* Data excerpts *
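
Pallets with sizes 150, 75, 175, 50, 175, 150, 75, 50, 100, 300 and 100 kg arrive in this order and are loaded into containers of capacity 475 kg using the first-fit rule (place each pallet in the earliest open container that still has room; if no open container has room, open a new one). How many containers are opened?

4

  150 → container 1 (new)  [load 150/475]
  75 → container 1  [load 225/475]
  175 → container 1  [load 400/475]
  50 → container 1  [load 450/475]
  175 → container 2 (new)  [load 175/475]
  150 → container 2  [load 325/475]
  75 → container 2  [load 400/475]
  50 → container 2  [load 450/475]
  100 → container 3 (new)  [load 100/475]
  300 → container 3  [load 400/475]
  100 → container 4 (new)  [load 100/475]
4 containers opened.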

* Work item *
From the listing above, extract all records word for word.

* Response to the task *
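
Pallets with sizes 150, 75, 175, 50, 175, 150, 75, 50, 100, 300 and 100 kg arrive in this order and are loaded into containers of capacity 475 kg using the first-fit rule (place each pallet in the earliest open container that still has room; if no open container has room, open a new one). How many containers are opened?

4

  150 → container 1 (new)  [load 150/475]
  75 → container 1  [load 225/475]
  175 → container 1  [load 400/475]
  50 → container 1  [load 450/475]
  175 → container 2 (new)  [load 175/475]
  150 → container 2  [load 325/475]
  75 → container 2  [load 400/475]
  50 → container 2  [load 450/475]
  100 → container 3 (new)  [load 100/475]
  300 → container 3  [load 400/475]
  100 → container 4 (new)  [load 100/475]
4 containers opened.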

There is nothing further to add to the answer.